§ WHAT TO DO:
All that should be output is the block of lines below from the line with "- DTI ≤ 43%" to the line with "Application details —", both included, exactly as written.

BEGIN DATA FOR ANALYSIS

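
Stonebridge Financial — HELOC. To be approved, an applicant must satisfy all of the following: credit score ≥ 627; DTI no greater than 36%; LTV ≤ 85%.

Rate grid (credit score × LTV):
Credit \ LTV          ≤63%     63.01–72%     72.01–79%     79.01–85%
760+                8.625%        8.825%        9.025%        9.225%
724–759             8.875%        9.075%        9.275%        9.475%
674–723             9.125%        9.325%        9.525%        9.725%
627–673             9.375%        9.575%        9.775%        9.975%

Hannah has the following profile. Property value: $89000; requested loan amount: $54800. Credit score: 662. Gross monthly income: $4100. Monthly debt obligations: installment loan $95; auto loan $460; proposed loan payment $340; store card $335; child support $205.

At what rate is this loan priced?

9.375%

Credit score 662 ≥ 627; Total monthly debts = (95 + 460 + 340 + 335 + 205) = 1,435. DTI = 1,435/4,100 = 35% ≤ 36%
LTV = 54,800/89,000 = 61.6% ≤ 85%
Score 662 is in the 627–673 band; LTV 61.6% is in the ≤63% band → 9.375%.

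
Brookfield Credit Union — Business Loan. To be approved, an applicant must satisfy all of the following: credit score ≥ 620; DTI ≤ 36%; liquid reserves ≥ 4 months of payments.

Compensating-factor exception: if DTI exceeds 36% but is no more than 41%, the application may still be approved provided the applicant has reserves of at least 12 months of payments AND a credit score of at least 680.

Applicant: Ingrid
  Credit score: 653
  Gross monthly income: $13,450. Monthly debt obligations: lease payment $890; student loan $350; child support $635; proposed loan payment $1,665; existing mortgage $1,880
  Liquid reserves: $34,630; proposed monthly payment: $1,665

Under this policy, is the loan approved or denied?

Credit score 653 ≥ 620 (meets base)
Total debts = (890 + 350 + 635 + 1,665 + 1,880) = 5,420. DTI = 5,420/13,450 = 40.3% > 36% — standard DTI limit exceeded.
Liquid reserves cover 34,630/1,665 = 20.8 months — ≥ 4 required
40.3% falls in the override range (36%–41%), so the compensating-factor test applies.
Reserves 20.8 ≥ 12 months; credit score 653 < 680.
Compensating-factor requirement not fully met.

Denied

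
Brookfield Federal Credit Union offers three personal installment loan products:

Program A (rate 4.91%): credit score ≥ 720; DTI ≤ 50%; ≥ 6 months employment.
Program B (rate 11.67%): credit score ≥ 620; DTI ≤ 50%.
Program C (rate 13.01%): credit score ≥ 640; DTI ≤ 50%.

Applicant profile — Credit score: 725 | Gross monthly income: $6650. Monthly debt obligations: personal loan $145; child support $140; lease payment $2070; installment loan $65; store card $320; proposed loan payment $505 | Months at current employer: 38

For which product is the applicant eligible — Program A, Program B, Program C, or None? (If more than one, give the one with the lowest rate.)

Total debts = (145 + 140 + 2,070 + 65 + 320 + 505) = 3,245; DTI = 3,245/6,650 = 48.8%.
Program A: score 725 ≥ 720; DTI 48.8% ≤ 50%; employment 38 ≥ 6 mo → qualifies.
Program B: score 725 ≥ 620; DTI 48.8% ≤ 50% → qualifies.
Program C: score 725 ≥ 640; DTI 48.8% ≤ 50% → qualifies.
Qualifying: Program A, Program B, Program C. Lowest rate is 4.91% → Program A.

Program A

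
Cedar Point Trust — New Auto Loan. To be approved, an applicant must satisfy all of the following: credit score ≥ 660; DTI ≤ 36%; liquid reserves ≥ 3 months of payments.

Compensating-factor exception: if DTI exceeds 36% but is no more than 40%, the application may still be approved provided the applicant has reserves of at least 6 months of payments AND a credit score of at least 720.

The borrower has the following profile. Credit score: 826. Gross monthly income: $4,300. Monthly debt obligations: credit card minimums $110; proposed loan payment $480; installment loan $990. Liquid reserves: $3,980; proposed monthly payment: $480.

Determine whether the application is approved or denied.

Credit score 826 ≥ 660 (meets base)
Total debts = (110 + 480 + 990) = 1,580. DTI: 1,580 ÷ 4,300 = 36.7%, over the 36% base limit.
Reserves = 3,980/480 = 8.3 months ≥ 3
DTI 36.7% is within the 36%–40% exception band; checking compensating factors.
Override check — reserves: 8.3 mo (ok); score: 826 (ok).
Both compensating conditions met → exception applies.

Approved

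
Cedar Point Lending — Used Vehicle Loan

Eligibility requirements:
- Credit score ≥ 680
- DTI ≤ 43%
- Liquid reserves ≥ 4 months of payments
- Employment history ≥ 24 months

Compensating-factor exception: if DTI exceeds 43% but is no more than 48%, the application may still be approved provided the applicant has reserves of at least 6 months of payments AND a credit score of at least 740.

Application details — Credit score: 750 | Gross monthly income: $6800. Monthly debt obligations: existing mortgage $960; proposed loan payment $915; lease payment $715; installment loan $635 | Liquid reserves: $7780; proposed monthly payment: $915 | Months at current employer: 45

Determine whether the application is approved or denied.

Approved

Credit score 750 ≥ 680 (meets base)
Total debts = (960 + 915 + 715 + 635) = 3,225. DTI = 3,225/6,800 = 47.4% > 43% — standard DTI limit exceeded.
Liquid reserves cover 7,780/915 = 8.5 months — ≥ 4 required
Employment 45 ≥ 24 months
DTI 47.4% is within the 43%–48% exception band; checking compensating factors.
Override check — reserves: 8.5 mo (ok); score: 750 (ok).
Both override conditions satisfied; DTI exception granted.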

END DATA FOR ANALYSIS

§ RESULT OF THIS TASK:
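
- DTI ≤ 43%
- Liquid reserves ≥ 4 months of payments
- Employment history ≥ 24 months

Compensating-factor exception: if DTI exceeds 43% but is no more than 48%, the application may still be approved provided the applicant has reserves of at least 6 months of payments AND a credit score of at least 740.

Application details — Credit score: 750 | Gross monthly income: $6800. Monthly debt obligations: existing mortgage $960; proposed loan payment $915; lease payment $715; installment loan $635 | Liquid reserves: $7780; proposed monthly payment: $915 | Months at current employer: 45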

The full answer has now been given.